> Data for this task
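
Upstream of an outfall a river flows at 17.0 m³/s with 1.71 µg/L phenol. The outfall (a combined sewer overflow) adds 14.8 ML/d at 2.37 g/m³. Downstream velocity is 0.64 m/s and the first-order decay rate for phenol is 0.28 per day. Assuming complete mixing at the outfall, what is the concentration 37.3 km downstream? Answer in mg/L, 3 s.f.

0.0210 mg/L

14.8 ML/d = 0.1713 m³/s.
1.71 µg/L = 0.00171 mg/L.
After complete mixing, C₀ = (0.1713·2.37 + 17·0.00171) / 17.17 = 0.02534 mg/L.
Travel time t = 3.73e+04 m / 0.64 m/s = 5.828e+04 s = 0.6746 d.
C = 0.02534·exp(−0.28·0.6746) = 0.02534·0.8279 = 0.02097 mg/L.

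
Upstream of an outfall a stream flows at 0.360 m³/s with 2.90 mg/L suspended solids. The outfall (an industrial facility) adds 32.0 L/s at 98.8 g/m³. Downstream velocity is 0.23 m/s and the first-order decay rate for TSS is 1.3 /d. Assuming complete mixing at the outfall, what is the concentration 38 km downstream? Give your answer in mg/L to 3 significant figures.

32.0 L/s = 0.032 m³/s.
After complete mixing, C₀ = (0.032·98.8 + 0.36·2.9) / 0.392 = 10.73 mg/L.
Travel time t = 3.8e+04 m / 0.23 m/s = 1.652e+05 s = 1.912 d.
C = 10.73·exp(−1.3·1.912) = 10.73·0.08325 = 0.8932 mg/L.

0.893 mg/L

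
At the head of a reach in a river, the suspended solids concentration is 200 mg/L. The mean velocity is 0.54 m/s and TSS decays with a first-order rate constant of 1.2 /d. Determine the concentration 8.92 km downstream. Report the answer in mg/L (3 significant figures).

159 mg/L

Travel time t = 8.92 km / 0.54 m/s = 8920/0.54 = 1.652e+04 s = 0.1912 d.
First-order decay: C = 200·exp(−1.2·0.1912) = 200·0.795 = 159 mg/L.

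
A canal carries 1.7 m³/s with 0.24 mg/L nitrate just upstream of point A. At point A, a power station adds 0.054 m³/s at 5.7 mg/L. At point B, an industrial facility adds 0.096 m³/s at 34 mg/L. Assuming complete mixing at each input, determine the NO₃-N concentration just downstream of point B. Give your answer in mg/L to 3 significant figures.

After input A: C = (1.7·0.24 + 0.054·5.7) / 1.754 = 0.4081 mg/L.
After input B: C = (1.754·0.4081 + 0.096·34) / 1.85 = 2.151 mg/L.

2.15 mg/L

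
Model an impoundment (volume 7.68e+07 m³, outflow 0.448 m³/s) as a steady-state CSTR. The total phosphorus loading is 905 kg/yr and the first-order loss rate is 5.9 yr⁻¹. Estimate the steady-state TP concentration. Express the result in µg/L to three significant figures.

Outflow Q = 0.448 m³/s × 3.156e+07 s/yr = 1.414e+07 m³/yr.
Steady-state CSTR mass balance: W = Q·C + k·V·C, so C = W/(Q + kV).
Q + kV = 1.414e+07 + 5.9·7.68e+07 = 4.673e+08 m³/yr.
C = 905/4.673e+08 = 1.937e-06 kg/m³ = 0.001937 mg/L = 1.937 µg/L.

1.94 µg/L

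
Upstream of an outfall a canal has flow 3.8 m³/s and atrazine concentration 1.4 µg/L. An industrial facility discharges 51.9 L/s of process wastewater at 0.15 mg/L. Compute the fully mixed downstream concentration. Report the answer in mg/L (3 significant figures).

51.9 L/s = 0.0519 m³/s.
1.4 µg/L = 0.0014 mg/L.
By mass balance at complete mixing, C = (0.0519·0.15 + 3.8·0.0014) / (0.0519 + 3.8) = 0.01311/3.852 = 0.003402 mg/L.

0.00340 mg/L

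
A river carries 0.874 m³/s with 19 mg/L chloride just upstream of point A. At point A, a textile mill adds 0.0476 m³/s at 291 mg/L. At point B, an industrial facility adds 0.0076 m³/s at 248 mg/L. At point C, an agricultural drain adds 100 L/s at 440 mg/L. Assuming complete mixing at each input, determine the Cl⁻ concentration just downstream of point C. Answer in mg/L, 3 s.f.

After input A: C = (0.874·19 + 0.0476·291) / 0.9216 = 33.05 mg/L.
After input B: C = (0.9216·33.05 + 0.0076·248) / 0.9292 = 34.81 mg/L.
100 L/s = 0.1 m³/s.
After input C: C = (0.9292·34.81 + 0.1·440) / 1.029 = 74.18 mg/L.

74.2 mg/L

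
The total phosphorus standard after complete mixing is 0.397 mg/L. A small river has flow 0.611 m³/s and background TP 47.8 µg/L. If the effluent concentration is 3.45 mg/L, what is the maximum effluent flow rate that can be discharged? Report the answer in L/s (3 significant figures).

47.8 µg/L = 0.0478 mg/L.
Mass balance at complete mixing: C_std·(Q_w + Q_r) = Q_w·C_e + Q_r·C_b.
Rearranging, Q_w = Q_r·(C_std − C_b)/(C_e − C_std) = 0.611·(0.397 − 0.0478) / (3.45 − 0.397) = 0.06989 m³/s.
= 69.89 L/s.

69.9 L/s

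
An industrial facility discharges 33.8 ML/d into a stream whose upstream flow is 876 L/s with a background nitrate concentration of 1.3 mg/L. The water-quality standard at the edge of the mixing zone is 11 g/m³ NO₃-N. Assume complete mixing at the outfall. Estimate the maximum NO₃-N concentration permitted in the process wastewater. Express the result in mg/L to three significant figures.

32.7 mg/L

33.8 ML/d = 0.3912 m³/s.
876 L/s = 0.876 m³/s.
Mass balance: 11·1.267 = 0.3912·Cₑ + 0.876·1.3.
Cₑ = (13.94 − 1.139) / 0.3912 = 32.72 mg/L.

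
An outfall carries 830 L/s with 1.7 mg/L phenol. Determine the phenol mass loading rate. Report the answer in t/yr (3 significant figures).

830 L/s = 0.83 m³/s.
Mass flux = Q·C = 0.83 m³/s × 1.7 g/m³ = 1.411 g/s.
= 1.411 g/s × 31.56 = 44.53 t/yr.

44.5 t/yr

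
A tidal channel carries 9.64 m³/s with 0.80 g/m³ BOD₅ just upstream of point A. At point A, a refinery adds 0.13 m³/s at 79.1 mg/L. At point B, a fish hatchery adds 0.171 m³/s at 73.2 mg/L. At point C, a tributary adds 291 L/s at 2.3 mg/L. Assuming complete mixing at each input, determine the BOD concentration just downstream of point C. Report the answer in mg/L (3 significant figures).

3.05 mg/L

After input A: C = (9.64·0.8 + 0.13·79.1) / 9.77 = 1.842 mg/L.
After input B: C = (9.77·1.842 + 0.171·73.2) / 9.941 = 3.069 mg/L.
291 L/s = 0.291 m³/s.
After input C: C = (9.941·3.069 + 0.291·2.3) / 10.23 = 3.047 mg/L.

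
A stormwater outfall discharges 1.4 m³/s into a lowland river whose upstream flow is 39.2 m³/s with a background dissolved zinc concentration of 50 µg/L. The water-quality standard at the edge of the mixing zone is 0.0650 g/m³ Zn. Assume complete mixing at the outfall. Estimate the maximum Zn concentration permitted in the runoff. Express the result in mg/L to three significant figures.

0.485 mg/L

50 µg/L = 0.05 mg/L.
Mass balance: 0.065·40.6 = 1.4·Cₑ + 39.2·0.05.
Cₑ = (2.639 − 1.96) / 1.4 = 0.485 mg/L.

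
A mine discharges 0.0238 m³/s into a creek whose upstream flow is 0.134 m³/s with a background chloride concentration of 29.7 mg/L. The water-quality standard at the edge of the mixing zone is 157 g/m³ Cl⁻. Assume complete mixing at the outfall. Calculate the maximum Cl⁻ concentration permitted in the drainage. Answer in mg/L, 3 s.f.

874 mg/L

Mass balance: 157·0.1578 = 0.0238·Cₑ + 0.134·29.7.
Cₑ = (24.77 − 3.98) / 0.0238 = 873.7 mg/L.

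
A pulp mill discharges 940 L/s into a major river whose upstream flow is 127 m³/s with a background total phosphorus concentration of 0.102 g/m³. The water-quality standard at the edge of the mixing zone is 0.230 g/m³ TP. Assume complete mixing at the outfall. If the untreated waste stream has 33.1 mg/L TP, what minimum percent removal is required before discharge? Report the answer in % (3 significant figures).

47.1 %

940 L/s = 0.94 m³/s.
Mass balance: 0.23·127.9 = 0.94·Cₑ + 127·0.102.
Cₑ = (29.43 − 12.95) / 0.94 = 17.52 mg/L.
Required removal = 1 − 17.52/33.1 = 47.06 %.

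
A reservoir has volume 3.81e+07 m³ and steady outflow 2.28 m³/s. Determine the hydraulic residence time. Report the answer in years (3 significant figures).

Q = 2.28 m³/s × 3.156e+07 s/yr = 7.195e+07 m³/yr.
Hydraulic residence time τ = V/Q = 3.81e+07/7.195e+07 = 0.5295 yr.

0.530 yr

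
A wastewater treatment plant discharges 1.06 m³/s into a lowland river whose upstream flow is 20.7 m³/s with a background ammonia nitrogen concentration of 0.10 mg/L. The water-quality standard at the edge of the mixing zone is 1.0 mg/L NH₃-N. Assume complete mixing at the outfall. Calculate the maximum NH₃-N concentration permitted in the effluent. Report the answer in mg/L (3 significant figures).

18.6 mg/L

Mass balance: 1·21.76 = 1.06·Cₑ + 20.7·0.1.
Cₑ = (21.76 − 2.07) / 1.06 = 18.58 mg/L.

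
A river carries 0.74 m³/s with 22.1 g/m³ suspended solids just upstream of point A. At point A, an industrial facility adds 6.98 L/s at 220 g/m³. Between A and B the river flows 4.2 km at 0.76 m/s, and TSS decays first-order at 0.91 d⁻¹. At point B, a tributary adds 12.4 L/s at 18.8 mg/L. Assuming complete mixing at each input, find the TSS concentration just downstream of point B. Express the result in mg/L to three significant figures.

22.5 mg/L

6.98 L/s = 0.00698 m³/s.
After input A: C = (0.74·22.1 + 0.00698·220) / 0.747 = 23.95 mg/L.
Over the 4.2 km reach to input B (t = 5526 s = 0.06396 d), decay gives C = 23.95·exp(−0.91·0.06396) = 22.6 mg/L.
12.4 L/s = 0.0124 m³/s.
After input B: C = (0.747·22.6 + 0.0124·18.8) / 0.7594 = 22.53 mg/L.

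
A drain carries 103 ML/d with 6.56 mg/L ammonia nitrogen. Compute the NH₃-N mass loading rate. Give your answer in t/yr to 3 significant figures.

103 ML/d = 1.192 m³/s.
Mass flux = Q·C = 1.192 m³/s × 6.56 g/m³ = 7.82 g/s.
= 7.82 g/s × 31.56 = 246.8 t/yr.

247 t/yr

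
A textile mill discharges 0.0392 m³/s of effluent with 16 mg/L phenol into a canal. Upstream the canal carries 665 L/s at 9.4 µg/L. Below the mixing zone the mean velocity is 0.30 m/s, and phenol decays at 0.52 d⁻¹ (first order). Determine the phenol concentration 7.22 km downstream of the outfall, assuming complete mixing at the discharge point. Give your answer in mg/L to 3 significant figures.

0.778 mg/L

665 L/s = 0.665 m³/s.
9.4 µg/L = 0.0094 mg/L.
After complete mixing, C₀ = (0.0392·16 + 0.665·0.0094) / 0.7042 = 0.8995 mg/L.
Travel time t = 7220 m / 0.30 m/s = 2.407e+04 s = 0.2785 d.
C = 0.8995·exp(−0.52·0.2785) = 0.8995·0.8652 = 0.7782 mg/L.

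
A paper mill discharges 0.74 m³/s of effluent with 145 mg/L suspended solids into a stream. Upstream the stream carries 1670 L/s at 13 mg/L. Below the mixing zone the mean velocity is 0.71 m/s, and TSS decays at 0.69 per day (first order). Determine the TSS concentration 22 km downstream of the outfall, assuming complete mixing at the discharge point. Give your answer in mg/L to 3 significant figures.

41.8 mg/L

1670 L/s = 1.67 m³/s.
After complete mixing, C₀ = (0.74·145 + 1.67·13) / 2.41 = 53.53 mg/L.
Travel time t = 2.2e+04 m / 0.71 m/s = 3.099e+04 s = 0.3586 d.
C = 53.53·exp(−0.69·0.3586) = 53.53·0.7808 = 41.8 mg/L.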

> Assignment
Nothing but the lines from the one holding "A drain carries" through the end of the listing above should appear, each exactly as given.

> Exercise output
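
A drain carries 103 ML/d with 6.56 mg/L ammonia nitrogen. Compute the NH₃-N mass loading rate. Give your answer in t/yr to 3 significant figures.

103 ML/d = 1.192 m³/s.
Mass flux = Q·C = 1.192 m³/s × 6.56 g/m³ = 7.82 g/s.
= 7.82 g/s × 31.56 = 246.8 t/yr.

247 t/yr

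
A textile mill discharges 0.0392 m³/s of effluent with 16 mg/L phenol into a canal. Upstream the canal carries 665 L/s at 9.4 µg/L. Below the mixing zone the mean velocity is 0.30 m/s, and phenol decays at 0.52 d⁻¹ (first order). Determine the phenol concentration 7.22 km downstream of the outfall, assuming complete mixing at the discharge point. Give your answer in mg/L to 3 significant figures.

0.778 mg/L

665 L/s = 0.665 m³/s.
9.4 µg/L = 0.0094 mg/L.
After complete mixing, C₀ = (0.0392·16 + 0.665·0.0094) / 0.7042 = 0.8995 mg/L.
Travel time t = 7220 m / 0.30 m/s = 2.407e+04 s = 0.2785 d.
C = 0.8995·exp(−0.52·0.2785) = 0.8995·0.8652 = 0.7782 mg/L.

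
A paper mill discharges 0.74 m³/s of effluent with 145 mg/L suspended solids into a stream. Upstream the stream carries 1670 L/s at 13 mg/L. Below the mixing zone the mean velocity is 0.71 m/s, and TSS decays at 0.69 per day (first order). Determine the TSS concentration 22 km downstream of the outfall, assuming complete mixing at the discharge point. Give your answer in mg/L to 3 significant figures.

41.8 mg/L

1670 L/s = 1.67 m³/s.
After complete mixing, C₀ = (0.74·145 + 1.67·13) / 2.41 = 53.53 mg/L.
Travel time t = 2.2e+04 m / 0.71 m/s = 3.099e+04 s = 0.3586 d.
C = 53.53·exp(−0.69·0.3586) = 53.53·0.7808 = 41.8 mg/L.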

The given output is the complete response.